Work to be completed -> Output, please, exactly those lines of the listing that come before the line with "0$. What is", along with that line itself.

Extracted information ->
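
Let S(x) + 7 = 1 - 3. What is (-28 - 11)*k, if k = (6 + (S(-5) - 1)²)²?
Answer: -438204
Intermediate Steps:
S(x) = -9 (S(x) = -7 + (1 - 3) = -7 - 2 = -9)
k = 11236 (k = (6 + (-9 - 1)²)² = (6 + (-10)²)² = (6 + 100)² = 106² = 11236)
(-28 - 11)*k = (-28 - 11)*11236 = -39*11236 = -438204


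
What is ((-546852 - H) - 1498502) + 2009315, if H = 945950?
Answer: -981989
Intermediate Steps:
((-546852 - H) - 1498502) + 2009315 = ((-546852 - 1*945950) - 1498502) + 2009315 = ((-546852 - 945950) - 1498502) + 2009315 = (-1492802 - 1498502) + 2009315 = -2991304 + 2009315 = -981989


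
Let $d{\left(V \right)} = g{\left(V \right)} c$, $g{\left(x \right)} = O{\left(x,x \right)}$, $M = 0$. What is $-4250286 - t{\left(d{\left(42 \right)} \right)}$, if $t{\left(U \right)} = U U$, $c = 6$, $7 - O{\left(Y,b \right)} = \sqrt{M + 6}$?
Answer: $-4252266 + 504 \sqrt{6} \approx -4.251 \cdot 10^{6}$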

Answer to the problem ->
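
Let S(x) + 7 = 1 - 3. What is (-28 - 11)*k, if k = (6 + (S(-5) - 1)²)²?
Answer: -438204
Intermediate Steps:
S(x) = -9 (S(x) = -7 + (1 - 3) = -7 - 2 = -9)
k = 11236 (k = (6 + (-9 - 1)²)² = (6 + (-10)²)² = (6 + 100)² = 106² = 11236)
(-28 - 11)*k = (-28 - 11)*11236 = -39*11236 = -438204


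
What is ((-546852 - H) - 1498502) + 2009315, if H = 945950?
Answer: -981989
Intermediate Steps:
((-546852 - H) - 1498502) + 2009315 = ((-546852 - 1*945950) - 1498502) + 2009315 = ((-546852 - 945950) - 1498502) + 2009315 = (-1492802 - 1498502) + 2009315 = -2991304 + 2009315 = -981989


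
Let $d{\left(V \right)} = g{\left(V \right)} c$, $g{\left(x \right)} = O{\left(x,x \right)}$, $M = 0$. What is $-4250286 - t{\left(d{\left(42 \right)} \right)}$, if $t{\left(U \right)} = U U$, $c = 6$, $7 - O{\left(Y,b \right)} = \sqrt{M + 6}$?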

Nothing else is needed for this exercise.